-- EXERCISE GOAL --
All that is wanted is a word-for-word copy of the data from its first line to the line containing "elimNat, elimVec, and", both included.

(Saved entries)
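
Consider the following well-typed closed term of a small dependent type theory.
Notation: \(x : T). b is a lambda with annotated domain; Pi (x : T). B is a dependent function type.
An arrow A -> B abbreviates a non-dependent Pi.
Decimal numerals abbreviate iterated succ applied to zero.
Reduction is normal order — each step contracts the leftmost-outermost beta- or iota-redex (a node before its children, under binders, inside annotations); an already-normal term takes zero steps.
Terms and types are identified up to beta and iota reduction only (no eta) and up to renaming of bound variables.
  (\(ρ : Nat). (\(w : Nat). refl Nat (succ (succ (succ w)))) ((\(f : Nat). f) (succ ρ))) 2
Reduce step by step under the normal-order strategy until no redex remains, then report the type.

normal-order reduction:
  (\(ρ : Nat). (\(w : Nat). refl Nat (succ (succ (succ w)))) ((\(f : Nat). f) (succ ρ))) 2
  ~> (\(ρ : Nat). refl Nat (succ (succ (succ ρ)))) ((\(w : Nat). w) 3)
  ~> refl Nat (succ (succ (succ ((\(ρ : Nat). ρ) 3))))
  ~> refl Nat 6
inferred type:
  Eq Nat 6 6


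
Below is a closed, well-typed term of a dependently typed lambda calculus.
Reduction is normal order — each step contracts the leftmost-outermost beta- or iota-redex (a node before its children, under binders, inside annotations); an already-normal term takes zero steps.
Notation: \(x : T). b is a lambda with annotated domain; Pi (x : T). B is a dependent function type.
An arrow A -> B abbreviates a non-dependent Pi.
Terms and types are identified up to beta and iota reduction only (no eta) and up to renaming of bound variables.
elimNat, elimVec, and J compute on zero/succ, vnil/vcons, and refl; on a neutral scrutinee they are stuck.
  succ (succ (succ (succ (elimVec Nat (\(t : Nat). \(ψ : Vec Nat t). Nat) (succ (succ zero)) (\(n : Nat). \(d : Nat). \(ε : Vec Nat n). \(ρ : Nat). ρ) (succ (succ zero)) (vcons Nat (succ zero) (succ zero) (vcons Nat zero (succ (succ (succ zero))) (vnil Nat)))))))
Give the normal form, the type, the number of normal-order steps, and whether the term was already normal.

resulting normal form:
  succ (succ (succ (succ (succ (succ zero)))))
type:
  Nat
normal-order step count: 11
started in normal form: no
first contracted redex: an elimVec iota-redex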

-- PROBLEM SOLUTION --
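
Consider the following well-typed closed term of a small dependent type theory.
Notation: \(x : T). b is a lambda with annotated domain; Pi (x : T). B is a dependent function type.
An arrow A -> B abbreviates a non-dependent Pi.
Decimal numerals abbreviate iterated succ applied to zero.
Reduction is normal order — each step contracts the leftmost-outermost beta- or iota-redex (a node before its children, under binders, inside annotations); an already-normal term takes zero steps.
Terms and types are identified up to beta and iota reduction only (no eta) and up to renaming of bound variables.
  (\(ρ : Nat). (\(w : Nat). refl Nat (succ (succ (succ w)))) ((\(f : Nat). f) (succ ρ))) 2
Reduce step by step under the normal-order strategy until no redex remains, then report the type.

normal-order reduction:
  (\(ρ : Nat). (\(w : Nat). refl Nat (succ (succ (succ w)))) ((\(f : Nat). f) (succ ρ))) 2
  ~> (\(ρ : Nat). refl Nat (succ (succ (succ ρ)))) ((\(w : Nat). w) 3)
  ~> refl Nat (succ (succ (succ ((\(ρ : Nat). ρ) 3))))
  ~> refl Nat 6
inferred type:
  Eq Nat 6 6


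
Below is a closed, well-typed term of a dependently typed lambda calculus.
Reduction is normal order — each step contracts the leftmost-outermost beta- or iota-redex (a node before its children, under binders, inside annotations); an already-normal term takes zero steps.
Notation: \(x : T). b is a lambda with annotated domain; Pi (x : T). B is a dependent function type.
An arrow A -> B abbreviates a non-dependent Pi.
Terms and types are identified up to beta and iota reduction only (no eta) and up to renaming of bound variables.
elimNat, elimVec, and J compute on zero/succ, vnil/vcons, and refl; on a neutral scrutinee they are stuck.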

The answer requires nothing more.